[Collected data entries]
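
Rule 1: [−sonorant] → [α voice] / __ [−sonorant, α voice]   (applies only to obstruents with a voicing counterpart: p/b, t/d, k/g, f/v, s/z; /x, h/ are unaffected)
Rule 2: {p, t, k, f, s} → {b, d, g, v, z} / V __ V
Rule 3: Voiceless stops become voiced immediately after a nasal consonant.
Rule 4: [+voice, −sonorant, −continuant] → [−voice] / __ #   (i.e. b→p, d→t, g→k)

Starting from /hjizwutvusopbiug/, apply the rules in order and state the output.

hjizwudvuzobbiuk

Rule 1 (regressive voicing assimilation): /t/ precedes the voiced obstruent /v/, so it voices to [d] by assimilation. /p/ precedes the voiced obstruent /b/, so it voices to [b] by assimilation. /hjizwutvusopbiug/ → hjizwudvusobbiug.
Rule 2 (intervocalic voicing): /s/ is a voiceless obstruent between vowels /u/ and /o/, so it voices to [z]. /hjizwudvusobbiug/ → hjizwudvuzobbiug.
Rule 3 (post-nasal voicing): no segment meets the environment; /hjizwudvuzobbiug/ is unchanged.
Rule 4 (final devoicing): /g/ is a voiced stop in word-final position, so it devoices to [k]. /hjizwudvuzobbiug/ → hjizwudvuzobbiuk.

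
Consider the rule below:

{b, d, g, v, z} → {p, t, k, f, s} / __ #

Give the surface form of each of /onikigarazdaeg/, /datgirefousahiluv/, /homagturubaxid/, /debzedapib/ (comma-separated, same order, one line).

/onikigarazdaeg/: /g/ is a voiced obstruent in word-final position, so it devoices to [k]. → [onikigarazdaek].
/datgirefousahiluv/: /v/ is a voiced obstruent in word-final position, so it devoices to [f]. → [datgirefousahiluf].
/homagturubaxid/: /d/ is a voiced obstruent in word-final position, so it devoices to [t]. → [homagturubaxit].
/debzedapib/: /b/ is a voiced obstruent in word-final position, so it devoices to [p]. → [debzedapip].

onikigarazdaek, datgirefousahiluf, homagturubaxit, debzedapip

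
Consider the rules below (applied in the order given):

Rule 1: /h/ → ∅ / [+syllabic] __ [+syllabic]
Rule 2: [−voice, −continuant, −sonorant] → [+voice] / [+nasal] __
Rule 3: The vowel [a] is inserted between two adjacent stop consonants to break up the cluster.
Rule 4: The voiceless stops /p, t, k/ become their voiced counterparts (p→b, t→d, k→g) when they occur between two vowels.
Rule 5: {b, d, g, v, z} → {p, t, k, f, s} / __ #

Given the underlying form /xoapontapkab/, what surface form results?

Rule 1 (intervocalic h-deletion): no segment meets the environment; /xoapontapkab/ is unchanged.
Rule 2 (post-nasal voicing): /t/ is a voiceless stop immediately after the nasal /n/, so it voices to [d]. /xoapontapkab/ → xoapondapkab.
Rule 3 (stop-cluster a-epenthesis): /p/ and /k/ form a stop–stop cluster, so [a] is inserted between them. /xoapondapkab/ → xoapondapakab.
Rule 4 (intervocalic voicing): /p/ is a voiceless stop between vowels /a/ and /o/, so it voices to [b]. /p/ is a voiceless stop between vowels /a/ and /a/, so it voices to [b]. /k/ is a voiceless stop between vowels /a/ and /a/, so it voices to [g]. /xoapondapakab/ → xoabondabagab.
Rule 5 (final devoicing): /b/ is a voiced obstruent in word-final position, so it devoices to [p]. /xoabondabagab/ → xoabondabagap.

xoabondabagap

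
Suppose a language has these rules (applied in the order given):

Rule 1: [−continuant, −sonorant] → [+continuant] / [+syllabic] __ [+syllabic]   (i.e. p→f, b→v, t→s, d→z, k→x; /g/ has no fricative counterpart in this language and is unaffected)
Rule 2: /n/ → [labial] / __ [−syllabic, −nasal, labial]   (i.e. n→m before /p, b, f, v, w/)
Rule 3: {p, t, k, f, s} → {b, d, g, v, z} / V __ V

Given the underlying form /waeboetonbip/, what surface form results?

Rule 1 (intervocalic spirantization): /b/ is a stop between vowels /e/ and /o/, so it spirantizes to the fricative [v]. /t/ is a stop between vowels /e/ and /o/, so it spirantizes to the fricative [s]. /waeboetonbip/ → waevoesonbip.
Rule 2 (nasal place assimilation): /n/ precedes the labial consonant /b/, so it assimilates in place to [m]. /waevoesonbip/ → waevoesombip.
Rule 3 (intervocalic voicing): /s/ is a voiceless obstruent between vowels /e/ and /o/, so it voices to [z]. /waevoesombip/ → waevoezombip.

waevoezombip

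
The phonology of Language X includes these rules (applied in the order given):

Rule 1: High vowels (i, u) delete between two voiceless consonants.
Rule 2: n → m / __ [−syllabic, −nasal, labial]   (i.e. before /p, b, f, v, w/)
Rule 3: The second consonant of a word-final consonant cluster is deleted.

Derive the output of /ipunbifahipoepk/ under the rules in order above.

ipumbifahpoep

Rule 1 (high vowel syncope): /i/ is a high vowel flanked by voiceless consonants /h/ and /p/, so it deletes. /ipunbifahipoepk/ → ipunbifahpoepk.
Rule 2 (nasal place assimilation): /n/ precedes the labial consonant /b/, so it assimilates in place to [m]. /ipunbifahpoepk/ → ipumbifahpoepk.
Rule 3 (final cluster simplification): /k/ is the second consonant of a word-final cluster /pk/, so it deletes. /ipumbifahpoepk/ → ipumbifahpoep.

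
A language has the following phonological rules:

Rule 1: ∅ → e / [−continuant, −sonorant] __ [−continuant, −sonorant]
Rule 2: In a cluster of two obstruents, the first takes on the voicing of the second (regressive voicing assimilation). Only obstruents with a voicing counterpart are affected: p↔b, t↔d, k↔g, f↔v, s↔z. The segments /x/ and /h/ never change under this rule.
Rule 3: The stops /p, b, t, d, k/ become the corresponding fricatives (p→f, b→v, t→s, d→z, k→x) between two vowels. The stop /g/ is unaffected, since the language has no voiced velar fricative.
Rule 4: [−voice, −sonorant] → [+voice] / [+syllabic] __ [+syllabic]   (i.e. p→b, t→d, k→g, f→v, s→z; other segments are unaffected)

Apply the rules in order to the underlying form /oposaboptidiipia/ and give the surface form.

Rule 1 (stop-cluster e-epenthesis): /p/ and /t/ form a stop–stop cluster, so [e] is inserted between them. /oposaboptidiipia/ → oposabopetidiipia.
Rule 2 (regressive voicing assimilation): no segment meets the environment; /oposabopetidiipia/ is unchanged.
Rule 3 (intervocalic spirantization): /p/ is a stop between vowels /o/ and /o/, so it spirantizes to the fricative [f]. /b/ is a stop between vowels /a/ and /o/, so it spirantizes to the fricative [v]. /p/ is a stop between vowels /o/ and /e/, so it spirantizes to the fricative [f]. /t/ is a stop between vowels /e/ and /i/, so it spirantizes to the fricative [s]. /d/ is a stop between vowels /i/ and /i/, so it spirantizes to the fricative [z]. /p/ is a stop between vowels /i/ and /i/, so it spirantizes to the fricative [f]. /oposabopetidiipia/ → ofosavofesiziifia.
Rule 4 (intervocalic voicing): /f/ is a voiceless obstruent between vowels /o/ and /o/, so it voices to [v]. /s/ is a voiceless obstruent between vowels /o/ and /a/, so it voices to [z]. /f/ is a voiceless obstruent between vowels /o/ and /e/, so it voices to [v]. /s/ is a voiceless obstruent between vowels /e/ and /i/, so it voices to [z]. /f/ is a voiceless obstruent between vowels /i/ and /i/, so it voices to [v]. /ofosavofesiziifia/ → ovozavoveziziivia.

ovozavoveziziivia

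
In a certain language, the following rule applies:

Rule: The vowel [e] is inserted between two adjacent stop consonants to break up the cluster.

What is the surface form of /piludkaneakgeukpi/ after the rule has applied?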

TASK DIRECTIONS:
Set down each entry again, exactly as written.

ANSWER BELOW:
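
Rule 1: [−sonorant] → [α voice] / __ [−sonorant, α voice]   (applies only to obstruents with a voicing counterpart: p/b, t/d, k/g, f/v, s/z; /x, h/ are unaffected)
Rule 2: {p, t, k, f, s} → {b, d, g, v, z} / V __ V
Rule 3: Voiceless stops become voiced immediately after a nasal consonant.
Rule 4: [+voice, −sonorant, −continuant] → [−voice] / __ #   (i.e. b→p, d→t, g→k)

Starting from /hjizwutvusopbiug/, apply the rules in order and state the output.

hjizwudvuzobbiuk

Rule 1 (regressive voicing assimilation): /t/ precedes the voiced obstruent /v/, so it voices to [d] by assimilation. /p/ precedes the voiced obstruent /b/, so it voices to [b] by assimilation. /hjizwutvusopbiug/ → hjizwudvusobbiug.
Rule 2 (intervocalic voicing): /s/ is a voiceless obstruent between vowels /u/ and /o/, so it voices to [z]. /hjizwudvusobbiug/ → hjizwudvuzobbiug.
Rule 3 (post-nasal voicing): no segment meets the environment; /hjizwudvuzobbiug/ is unchanged.
Rule 4 (final devoicing): /g/ is a voiced stop in word-final position, so it devoices to [k]. /hjizwudvuzobbiug/ → hjizwudvuzobbiuk.

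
Consider the rule below:

{b, d, g, v, z} → {p, t, k, f, s} / __ #

Give the surface form of each of /onikigarazdaeg/, /datgirefousahiluv/, /homagturubaxid/, /debzedapib/ (comma-separated, same order, one line).

/onikigarazdaeg/: /g/ is a voiced obstruent in word-final position, so it devoices to [k]. → [onikigarazdaek].
/datgirefousahiluv/: /v/ is a voiced obstruent in word-final position, so it devoices to [f]. → [datgirefousahiluf].
/homagturubaxid/: /d/ is a voiced obstruent in word-final position, so it devoices to [t]. → [homagturubaxit].
/debzedapib/: /b/ is a voiced obstruent in word-final position, so it devoices to [p]. → [debzedapip].

onikigarazdaek, datgirefousahiluf, homagturubaxit, debzedapip

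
Consider the rules below (applied in the order given):

Rule 1: /h/ → ∅ / [+syllabic] __ [+syllabic]
Rule 2: [−voice, −continuant, −sonorant] → [+voice] / [+nasal] __
Rule 3: The vowel [a] is inserted between two adjacent stop consonants to break up the cluster.
Rule 4: The voiceless stops /p, t, k/ become their voiced counterparts (p→b, t→d, k→g) when they occur between two vowels.
Rule 5: {b, d, g, v, z} → {p, t, k, f, s} / __ #

Given the underlying form /xoapontapkab/, what surface form results?

Rule 1 (intervocalic h-deletion): no segment meets the environment; /xoapontapkab/ is unchanged.
Rule 2 (post-nasal voicing): /t/ is a voiceless stop immediately after the nasal /n/, so it voices to [d]. /xoapontapkab/ → xoapondapkab.
Rule 3 (stop-cluster a-epenthesis): /p/ and /k/ form a stop–stop cluster, so [a] is inserted between them. /xoapondapkab/ → xoapondapakab.
Rule 4 (intervocalic voicing): /p/ is a voiceless stop between vowels /a/ and /o/, so it voices to [b]. /p/ is a voiceless stop between vowels /a/ and /a/, so it voices to [b]. /k/ is a voiceless stop between vowels /a/ and /a/, so it voices to [g]. /xoapondapakab/ → xoabondabagab.
Rule 5 (final devoicing): /b/ is a voiced obstruent in word-final position, so it devoices to [p]. /xoabondabagab/ → xoabondabagap.

xoabondabagap

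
Suppose a language has these rules (applied in the order given):

Rule 1: [−continuant, −sonorant] → [+continuant] / [+syllabic] __ [+syllabic]   (i.e. p→f, b→v, t→s, d→z, k→x; /g/ has no fricative counterpart in this language and is unaffected)
Rule 2: /n/ → [labial] / __ [−syllabic, −nasal, labial]   (i.e. n→m before /p, b, f, v, w/)
Rule 3: {p, t, k, f, s} → {b, d, g, v, z} / V __ V

Given the underlying form /waeboetonbip/, what surface form results?

Rule 1 (intervocalic spirantization): /b/ is a stop between vowels /e/ and /o/, so it spirantizes to the fricative [v]. /t/ is a stop between vowels /e/ and /o/, so it spirantizes to the fricative [s]. /waeboetonbip/ → waevoesonbip.
Rule 2 (nasal place assimilation): /n/ precedes the labial consonant /b/, so it assimilates in place to [m]. /waevoesonbip/ → waevoesombip.
Rule 3 (intervocalic voicing): /s/ is a voiceless obstruent between vowels /e/ and /o/, so it voices to [z]. /waevoesombip/ → waevoezombip.

waevoezombip

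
The phonology of Language X includes these rules (applied in the order given):

Rule 1: High vowels (i, u) delete between two voiceless consonants.
Rule 2: n → m / __ [−syllabic, −nasal, labial]   (i.e. before /p, b, f, v, w/)
Rule 3: The second consonant of a word-final consonant cluster is deleted.

Derive the output of /ipunbifahipoepk/ under the rules in order above.

ipumbifahpoep

Rule 1 (high vowel syncope): /i/ is a high vowel flanked by voiceless consonants /h/ and /p/, so it deletes. /ipunbifahipoepk/ → ipunbifahpoepk.
Rule 2 (nasal place assimilation): /n/ precedes the labial consonant /b/, so it assimilates in place to [m]. /ipunbifahpoepk/ → ipumbifahpoepk.
Rule 3 (final cluster simplification): /k/ is the second consonant of a word-final cluster /pk/, so it deletes. /ipumbifahpoepk/ → ipumbifahpoep.

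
A language has the following phonological rules:

Rule 1: ∅ → e / [−continuant, −sonorant] __ [−continuant, −sonorant]
Rule 2: In a cluster of two obstruents, the first takes on the voicing of the second (regressive voicing assimilation). Only obstruents with a voicing counterpart are affected: p↔b, t↔d, k↔g, f↔v, s↔z. The segments /x/ and /h/ never change under this rule.
Rule 3: The stops /p, b, t, d, k/ become the corresponding fricatives (p→f, b→v, t→s, d→z, k→x) between two vowels. The stop /g/ is unaffected, since the language has no voiced velar fricative.
Rule 4: [−voice, −sonorant] → [+voice] / [+syllabic] __ [+syllabic]   (i.e. p→b, t→d, k→g, f→v, s→z; other segments are unaffected)

Apply the rules in order to the underlying form /oposaboptidiipia/ and give the surface form.

Rule 1 (stop-cluster e-epenthesis): /p/ and /t/ form a stop–stop cluster, so [e] is inserted between them. /oposaboptidiipia/ → oposabopetidiipia.
Rule 2 (regressive voicing assimilation): no segment meets the environment; /oposabopetidiipia/ is unchanged.
Rule 3 (intervocalic spirantization): /p/ is a stop between vowels /o/ and /o/, so it spirantizes to the fricative [f]. /b/ is a stop between vowels /a/ and /o/, so it spirantizes to the fricative [v]. /p/ is a stop between vowels /o/ and /e/, so it spirantizes to the fricative [f]. /t/ is a stop between vowels /e/ and /i/, so it spirantizes to the fricative [s]. /d/ is a stop between vowels /i/ and /i/, so it spirantizes to the fricative [z]. /p/ is a stop between vowels /i/ and /i/, so it spirantizes to the fricative [f]. /oposabopetidiipia/ → ofosavofesiziifia.
Rule 4 (intervocalic voicing): /f/ is a voiceless obstruent between vowels /o/ and /o/, so it voices to [v]. /s/ is a voiceless obstruent between vowels /o/ and /a/, so it voices to [z]. /f/ is a voiceless obstruent between vowels /o/ and /e/, so it voices to [v]. /s/ is a voiceless obstruent between vowels /e/ and /i/, so it voices to [z]. /f/ is a voiceless obstruent between vowels /i/ and /i/, so it voices to [v]. /ofosavofesiziifia/ → ovozavoveziziivia.

ovozavoveziziivia

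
In a certain language, the following rule applies:

Rule: The vowel [e] is inserted between two adjacent stop consonants to break up the cluster.

What is the surface form of /piludkaneakgeukpi/ after the rule has applied?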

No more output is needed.